Try it:
Before answering, work out how many lines below contain the string "Reserve"; the reply is that number alone.

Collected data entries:
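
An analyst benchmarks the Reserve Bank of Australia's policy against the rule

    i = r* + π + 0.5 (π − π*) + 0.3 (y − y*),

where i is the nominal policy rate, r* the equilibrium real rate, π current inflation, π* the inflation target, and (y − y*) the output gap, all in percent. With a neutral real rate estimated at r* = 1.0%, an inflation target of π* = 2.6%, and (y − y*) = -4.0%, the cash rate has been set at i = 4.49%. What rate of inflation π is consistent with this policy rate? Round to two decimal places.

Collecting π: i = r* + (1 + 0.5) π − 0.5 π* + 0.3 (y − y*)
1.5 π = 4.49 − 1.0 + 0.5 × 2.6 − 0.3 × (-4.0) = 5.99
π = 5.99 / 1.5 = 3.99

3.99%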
--
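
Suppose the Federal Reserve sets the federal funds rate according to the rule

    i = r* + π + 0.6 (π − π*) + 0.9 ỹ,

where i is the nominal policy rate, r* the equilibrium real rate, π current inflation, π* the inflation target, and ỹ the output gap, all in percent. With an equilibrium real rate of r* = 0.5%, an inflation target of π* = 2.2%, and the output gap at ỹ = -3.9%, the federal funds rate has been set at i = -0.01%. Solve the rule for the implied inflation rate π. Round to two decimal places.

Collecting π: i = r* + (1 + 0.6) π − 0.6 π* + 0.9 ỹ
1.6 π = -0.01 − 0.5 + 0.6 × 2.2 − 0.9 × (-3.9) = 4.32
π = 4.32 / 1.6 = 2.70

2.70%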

Task result:
2